### Exercise objective
Every line in the material below that includes "connects" should be copied.
(Data for this exercise begins)
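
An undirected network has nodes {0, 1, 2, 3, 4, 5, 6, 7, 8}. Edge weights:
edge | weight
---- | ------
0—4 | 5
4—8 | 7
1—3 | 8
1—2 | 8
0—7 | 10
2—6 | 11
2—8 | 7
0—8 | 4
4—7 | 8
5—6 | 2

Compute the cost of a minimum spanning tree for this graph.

Sort edges by weight, then run Kruskal:
5—6 (2): add — endpoints in different components.
0—8 (4): add — endpoints in different components.
0—4 (5): add — endpoints in different components.
2—8 (7): add — endpoints in different components.
4—8 (7): skip — 4 and 8 already connected.
1—2 (8): add — endpoints in different components.
1—3 (8): add — endpoints in different components.
4—7 (8): add — endpoints in different components.
0—7 (10): skip — 0 and 7 already connected.
2—6 (11): add — endpoints in different components.
MST edges: 5—6, 0—8, 0—4, 2—8, 1—2, 1—3, 4—7, 2—6; total weight 2+4+5+7+8+8+8+11 = 53.

53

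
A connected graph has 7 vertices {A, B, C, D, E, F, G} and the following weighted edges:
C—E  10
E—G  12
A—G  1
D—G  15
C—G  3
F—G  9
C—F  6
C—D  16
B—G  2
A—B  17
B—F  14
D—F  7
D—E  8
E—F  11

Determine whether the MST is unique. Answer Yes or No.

Sort edges by weight, then run Kruskal:
A—G (1): add — endpoints in different components.
B—G (2): add — endpoints in different components.
C—G (3): add — endpoints in different components.
C—F (6): add — endpoints in different components.
D—F (7): add — endpoints in different components.
D—E (8): add — endpoints in different components.
Every non-tree edge has weight strictly greater than the heaviest edge on the tree path between its endpoints, so the MST is unique.

Yes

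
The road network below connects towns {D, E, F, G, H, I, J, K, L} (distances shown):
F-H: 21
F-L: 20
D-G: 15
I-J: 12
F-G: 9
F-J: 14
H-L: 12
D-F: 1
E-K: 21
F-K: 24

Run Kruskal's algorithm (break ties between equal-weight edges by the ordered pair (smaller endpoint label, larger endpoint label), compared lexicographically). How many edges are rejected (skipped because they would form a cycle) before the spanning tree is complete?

2

Sort edges by weight, then run Kruskal:
D-F (1): add — endpoints in different components.
F-G (9): add — endpoints in different components.
H-L (12): add — endpoints in different components.
I-J (12): add — endpoints in different components.
F-J (14): add — endpoints in different components.
D-G (15): skip — D and G already connected.
F-L (20): add — endpoints in different components.
E-K (21): add — endpoints in different components.
F-H (21): skip — F and H already connected.
F-K (24): add — endpoints in different components.
Edges rejected before the tree was complete: 2.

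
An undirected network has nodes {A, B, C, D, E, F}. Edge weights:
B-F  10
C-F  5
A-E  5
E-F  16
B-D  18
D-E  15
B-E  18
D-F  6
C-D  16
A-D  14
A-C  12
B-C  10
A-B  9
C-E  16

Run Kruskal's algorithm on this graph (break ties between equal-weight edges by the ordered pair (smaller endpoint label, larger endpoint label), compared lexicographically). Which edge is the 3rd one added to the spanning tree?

D-F

Sort edges by weight, then run Kruskal:
A-E (5): add — endpoints in different components.
C-F (5): add — endpoints in different components.
D-F (6): add — endpoints in different components.
A-B (9): add — endpoints in different components.
B-C (10): add — endpoints in different components.
The 3rd edge added is D-F.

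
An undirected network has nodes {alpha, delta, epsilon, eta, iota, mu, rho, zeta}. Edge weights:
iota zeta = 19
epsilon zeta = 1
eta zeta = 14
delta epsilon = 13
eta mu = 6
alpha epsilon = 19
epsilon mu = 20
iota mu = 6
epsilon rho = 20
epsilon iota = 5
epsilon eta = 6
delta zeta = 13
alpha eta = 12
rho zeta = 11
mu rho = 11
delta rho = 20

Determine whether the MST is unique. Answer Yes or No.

Kruskal: consider edges lightest-first.
epsilon zeta (1): add — endpoints in different components.
epsilon iota (5): add — endpoints in different components.
epsilon eta (6): add — endpoints in different components.
eta mu (6): add — endpoints in different components.
iota mu (6): skip — mu and iota already connected.
mu rho (11): add — endpoints in different components.
rho zeta (11): skip — rho and zeta already connected.
alpha eta (12): add — endpoints in different components.
delta epsilon (13): add — endpoints in different components.
Non-tree edge delta zeta has weight 13, equal to the heaviest edge on its tree cycle — swapping gives another MST of the same weight. Not unique.

No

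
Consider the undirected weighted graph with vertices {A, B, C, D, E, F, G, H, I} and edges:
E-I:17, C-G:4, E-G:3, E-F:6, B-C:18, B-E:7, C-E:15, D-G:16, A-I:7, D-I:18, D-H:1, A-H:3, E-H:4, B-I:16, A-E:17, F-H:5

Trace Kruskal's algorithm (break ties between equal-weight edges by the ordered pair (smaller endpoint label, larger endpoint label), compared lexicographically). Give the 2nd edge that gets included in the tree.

A-H

Kruskal's algorithm — process edges by increasing weight (ties by edge label):
D-H (1): add — endpoints in different components.
A-H (3): add — endpoints in different components.
E-G (3): add — endpoints in different components.
C-G (4): add — endpoints in different components.
E-H (4): add — endpoints in different components.
F-H (5): add — endpoints in different components.
E-F (6): skip — E and F already connected.
A-I (7): add — endpoints in different components.
B-E (7): add — endpoints in different components.
The 2nd edge added is A-H.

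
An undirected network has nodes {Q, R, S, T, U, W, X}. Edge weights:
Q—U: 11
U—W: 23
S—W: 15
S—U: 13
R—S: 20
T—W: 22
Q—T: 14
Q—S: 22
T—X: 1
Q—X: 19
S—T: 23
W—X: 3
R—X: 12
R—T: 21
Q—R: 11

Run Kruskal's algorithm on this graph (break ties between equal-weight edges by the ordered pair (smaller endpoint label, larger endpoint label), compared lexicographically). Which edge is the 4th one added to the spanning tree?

Q-U

Sort edges by weight, then run Kruskal:
T—X (1): add — endpoints in different components.
W—X (3): add — endpoints in different components.
Q—R (11): add — endpoints in different components.
Q—U (11): add — endpoints in different components.
R—X (12): add — endpoints in different components.
S—U (13): add — endpoints in different components.
The 4th edge added is Q—U.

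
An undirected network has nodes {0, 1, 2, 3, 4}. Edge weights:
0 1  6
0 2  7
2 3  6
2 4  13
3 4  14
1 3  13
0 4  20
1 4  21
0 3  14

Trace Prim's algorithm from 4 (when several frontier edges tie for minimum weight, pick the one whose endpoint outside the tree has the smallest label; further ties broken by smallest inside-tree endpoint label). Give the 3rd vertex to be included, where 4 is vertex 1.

3

Grow the tree from 4 using Prim:
Step 1: cheapest edge leaving the tree is 2 4 (13); add 2.
Step 2: cheapest edge leaving the tree is 2 3 (6); add 3.
Step 3: cheapest edge leaving the tree is 0 2 (7); add 0.
Step 4: cheapest edge leaving the tree is 0 1 (6); add 1.
Vertex order: 4, 2, 3, 0, 1. The 3rd vertex is 3.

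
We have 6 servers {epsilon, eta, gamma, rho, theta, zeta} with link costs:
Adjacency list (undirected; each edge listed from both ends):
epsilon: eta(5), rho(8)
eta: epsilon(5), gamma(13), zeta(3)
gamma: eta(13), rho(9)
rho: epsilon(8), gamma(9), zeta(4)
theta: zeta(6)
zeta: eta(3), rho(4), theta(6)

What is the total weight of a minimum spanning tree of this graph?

Kruskal: consider edges lightest-first.
eta zeta (3): add. Components now {theta} {epsilon} {rho} {eta,zeta} {gamma}
rho zeta (4): add. Components now {theta} {epsilon} {eta,rho,zeta} {gamma}
epsilon eta (5): add. Components now {theta} {epsilon,eta,rho,zeta} {gamma}
theta zeta (6): add. Components now {epsilon,eta,rho,theta,zeta} {gamma}
epsilon rho (8): skip — epsilon and rho already connected.
gamma rho (9): add. Components now {epsilon,eta,gamma,rho,theta,zeta}
MST edges: eta zeta, rho zeta, epsilon eta, theta zeta, gamma rho; total weight 3+4+5+6+9 = 27.

27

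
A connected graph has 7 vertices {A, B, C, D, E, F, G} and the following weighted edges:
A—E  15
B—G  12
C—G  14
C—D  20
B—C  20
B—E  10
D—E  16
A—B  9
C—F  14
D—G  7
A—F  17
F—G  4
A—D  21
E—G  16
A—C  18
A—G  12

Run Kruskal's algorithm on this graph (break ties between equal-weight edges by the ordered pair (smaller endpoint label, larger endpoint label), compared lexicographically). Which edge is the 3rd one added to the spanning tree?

Kruskal: consider edges lightest-first.
F—G (4): add — endpoints in different components.
D—G (7): add — endpoints in different components.
A—B (9): add — endpoints in different components.
B—E (10): add — endpoints in different components.
A—G (12): add — endpoints in different components.
B—G (12): skip — B and G already connected.
C—F (14): add — endpoints in different components.
The 3rd edge added is A—B.

A-B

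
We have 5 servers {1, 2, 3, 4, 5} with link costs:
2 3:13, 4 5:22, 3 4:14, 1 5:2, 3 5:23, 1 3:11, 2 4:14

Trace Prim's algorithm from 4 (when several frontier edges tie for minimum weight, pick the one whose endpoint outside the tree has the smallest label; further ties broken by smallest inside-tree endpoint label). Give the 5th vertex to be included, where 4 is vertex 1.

Prim's algorithm from 4:
Step 1: cheapest edge leaving the tree is 2 4 (14); add 2.
Step 2: cheapest edge leaving the tree is 2 3 (13); add 3.
Step 3: cheapest edge leaving the tree is 1 3 (11); add 1.
Step 4: cheapest edge leaving the tree is 1 5 (2); add 5.
Vertex order: 4, 2, 3, 1, 5. The 5th vertex is 5.

5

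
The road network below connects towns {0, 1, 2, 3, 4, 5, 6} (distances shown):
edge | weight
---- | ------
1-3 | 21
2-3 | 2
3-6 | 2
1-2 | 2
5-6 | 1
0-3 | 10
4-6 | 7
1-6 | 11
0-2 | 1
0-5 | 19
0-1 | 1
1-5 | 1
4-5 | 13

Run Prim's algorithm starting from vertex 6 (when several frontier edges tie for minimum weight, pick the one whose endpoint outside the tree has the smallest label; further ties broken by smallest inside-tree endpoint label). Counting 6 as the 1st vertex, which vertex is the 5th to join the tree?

2

Prim's algorithm from 6:
Step 1: cheapest edge leaving the tree is 5-6 (1); add 5.
Step 2: cheapest edge leaving the tree is 1-5 (1); add 1.
Step 3: cheapest edge leaving the tree is 0-1 (1); add 0.
Step 4: cheapest edge leaving the tree is 0-2 (1); add 2.
Step 5: cheapest edge leaving the tree is 2-3 (2); add 3.
Step 6: cheapest edge leaving the tree is 4-6 (7); add 4.
Vertex order: 6, 5, 1, 0, 2, 3, 4. The 5th vertex is 2.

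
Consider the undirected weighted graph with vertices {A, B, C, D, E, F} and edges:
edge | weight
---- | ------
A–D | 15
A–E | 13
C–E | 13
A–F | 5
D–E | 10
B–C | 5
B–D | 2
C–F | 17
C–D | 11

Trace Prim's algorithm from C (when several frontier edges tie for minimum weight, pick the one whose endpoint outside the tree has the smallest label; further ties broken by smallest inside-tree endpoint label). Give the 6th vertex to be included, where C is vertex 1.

Prim's algorithm from C:
Step 1: cheapest edge leaving the tree is B–C (5); add B.
Step 2: cheapest edge leaving the tree is B–D (2); add D.
Step 3: cheapest edge leaving the tree is D–E (10); add E.
Step 4: cheapest edge leaving the tree is A–E (13); add A.
Step 5: cheapest edge leaving the tree is A–F (5); add F.
Vertex order: C, B, D, E, A, F. The 6th vertex is F.

F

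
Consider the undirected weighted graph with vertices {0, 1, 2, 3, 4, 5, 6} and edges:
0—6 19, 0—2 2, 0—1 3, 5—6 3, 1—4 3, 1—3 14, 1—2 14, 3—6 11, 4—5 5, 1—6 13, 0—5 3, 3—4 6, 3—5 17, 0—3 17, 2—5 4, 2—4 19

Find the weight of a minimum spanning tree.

Kruskal: consider edges lightest-first.
0—2 (2): add. Components now {0,2} {1} {3} {4} {5} {6}
0—1 (3): add. Components now {0,1,2} {3} {4} {5} {6}
0—5 (3): add. Components now {0,1,2,5} {3} {4} {6}
1—4 (3): add. Components now {0,1,2,4,5} {3} {6}
5—6 (3): add. Components now {0,1,2,4,5,6} {3}
2—5 (4): skip — 2 and 5 already connected.
4—5 (5): skip — 4 and 5 already connected.
3—4 (6): add. Components now {0,1,2,3,4,5,6}
MST edges: 0—2, 0—1, 0—5, 1—4, 5—6, 3—4; total weight 2+3+3+3+3+6 = 20.

20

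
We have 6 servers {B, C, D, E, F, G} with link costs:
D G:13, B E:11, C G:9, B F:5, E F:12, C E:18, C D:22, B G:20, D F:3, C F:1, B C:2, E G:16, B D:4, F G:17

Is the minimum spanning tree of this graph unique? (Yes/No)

Kruskal's algorithm — process edges by increasing weight (ties by edge label):
C F (1): add. Components now {B} {C,F} {D} {E} {G}
B C (2): add. Components now {B,C,F} {D} {E} {G}
D F (3): add. Components now {B,C,D,F} {E} {G}
B D (4): skip — B and D already connected.
B F (5): skip — B and F already connected.
C G (9): add. Components now {B,C,D,F,G} {E}
B E (11): add. Components now {B,C,D,E,F,G}
Every non-tree edge has weight strictly greater than the heaviest edge on the tree path between its endpoints, so the MST is unique.

Yes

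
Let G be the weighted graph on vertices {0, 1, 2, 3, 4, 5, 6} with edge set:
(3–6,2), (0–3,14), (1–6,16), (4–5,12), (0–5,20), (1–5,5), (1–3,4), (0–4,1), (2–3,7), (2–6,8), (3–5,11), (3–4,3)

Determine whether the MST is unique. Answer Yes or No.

Sort edges by weight, then run Kruskal:
0–4 (1): add. Components now {0,4} {1} {2} {3} {5} {6}
3–6 (2): add. Components now {0,4} {1} {2} {3,6} {5}
3–4 (3): add. Components now {0,3,4,6} {1} {2} {5}
1–3 (4): add. Components now {0,1,3,4,6} {2} {5}
1–5 (5): add. Components now {0,1,3,4,5,6} {2}
2–3 (7): add. Components now {0,1,2,3,4,5,6}
Every non-tree edge has weight strictly greater than the heaviest edge on the tree path between its endpoints, so the MST is unique.

Yes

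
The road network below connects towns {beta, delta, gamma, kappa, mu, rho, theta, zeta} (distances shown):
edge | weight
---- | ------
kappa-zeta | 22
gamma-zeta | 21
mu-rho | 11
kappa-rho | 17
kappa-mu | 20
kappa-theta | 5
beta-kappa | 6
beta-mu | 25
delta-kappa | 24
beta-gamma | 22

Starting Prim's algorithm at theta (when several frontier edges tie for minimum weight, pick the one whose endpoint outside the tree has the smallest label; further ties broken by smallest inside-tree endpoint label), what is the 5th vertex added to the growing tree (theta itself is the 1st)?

Grow the tree from theta using Prim:
Step 1: frontier [kappa-theta 5] → take kappa-theta (5); add kappa.
Step 2: frontier [beta-kappa 6, kappa-rho 17, kappa-mu 20, kappa-zeta 22, delta-kappa 24] → take beta-kappa (6); add beta.
Step 3: frontier [beta-gamma 22, beta-mu 25, kappa-rho 17, kappa-mu 20, kappa-zeta 22, delta-kappa 24] → take kappa-rho (17); add rho.
Step 4: frontier [beta-gamma 22, beta-mu 25, kappa-mu 20, kappa-zeta 22, delta-kappa 24, mu-rho 11] → take mu-rho (11); add mu.
Step 5: frontier [beta-gamma 22, kappa-zeta 22, delta-kappa 24] → take beta-gamma (22); add gamma.
Step 6: frontier [gamma-zeta 21, kappa-zeta 22, delta-kappa 24] → take gamma-zeta (21); add zeta.
Step 7: frontier [delta-kappa 24] → take delta-kappa (24); add delta.
Vertex order: theta, kappa, beta, rho, mu, gamma, zeta, delta. The 5th vertex is mu.

mu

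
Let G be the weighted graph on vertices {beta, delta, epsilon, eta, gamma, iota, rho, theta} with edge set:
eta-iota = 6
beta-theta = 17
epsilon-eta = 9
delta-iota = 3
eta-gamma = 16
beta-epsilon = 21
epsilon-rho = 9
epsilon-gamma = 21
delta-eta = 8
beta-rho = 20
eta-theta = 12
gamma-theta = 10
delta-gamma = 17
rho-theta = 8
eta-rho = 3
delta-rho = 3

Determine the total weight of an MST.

53

Grow the tree from gamma using Prim:
Step 1: cheapest edge leaving the tree is gamma-theta (10); add theta.
Step 2: cheapest edge leaving the tree is rho-theta (8); add rho.
Step 3: cheapest edge leaving the tree is delta-rho (3); add delta.
Step 4: cheapest edge leaving the tree is eta-rho (3); add eta.
Step 5: cheapest edge leaving the tree is delta-iota (3); add iota.
Step 6: cheapest edge leaving the tree is epsilon-eta (9); add epsilon.
Step 7: cheapest edge leaving the tree is beta-theta (17); add beta.
MST edges: gamma-theta, rho-theta, delta-rho, eta-rho, delta-iota, epsilon-eta, beta-theta; total weight 10+8+3+3+3+9+17 = 53.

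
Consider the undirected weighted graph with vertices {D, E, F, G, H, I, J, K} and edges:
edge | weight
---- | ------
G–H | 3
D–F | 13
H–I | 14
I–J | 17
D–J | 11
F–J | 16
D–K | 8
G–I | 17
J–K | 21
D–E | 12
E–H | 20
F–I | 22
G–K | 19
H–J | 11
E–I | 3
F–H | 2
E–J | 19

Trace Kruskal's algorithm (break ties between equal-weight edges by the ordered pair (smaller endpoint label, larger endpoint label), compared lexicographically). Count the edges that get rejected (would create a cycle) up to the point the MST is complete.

0

Kruskal's algorithm — process edges by increasing weight (ties by edge label):
F–H (2): add — endpoints in different components.
E–I (3): add — endpoints in different components.
G–H (3): add — endpoints in different components.
D–K (8): add — endpoints in different components.
D–J (11): add — endpoints in different components.
H–J (11): add — endpoints in different components.
D–E (12): add — endpoints in different components.
Edges rejected before the tree was complete: 0.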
(Data for this exercise ends)
### Exercise result
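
The road network below connects towns {D, E, F, G, H, I, J, K, L} (distances shown):
The road network below connects towns {0, 1, 2, 3, 4, 5, 6} (distances shown):
The road network below connects towns {beta, delta, gamma, kappa, mu, rho, theta, zeta} (distances shown):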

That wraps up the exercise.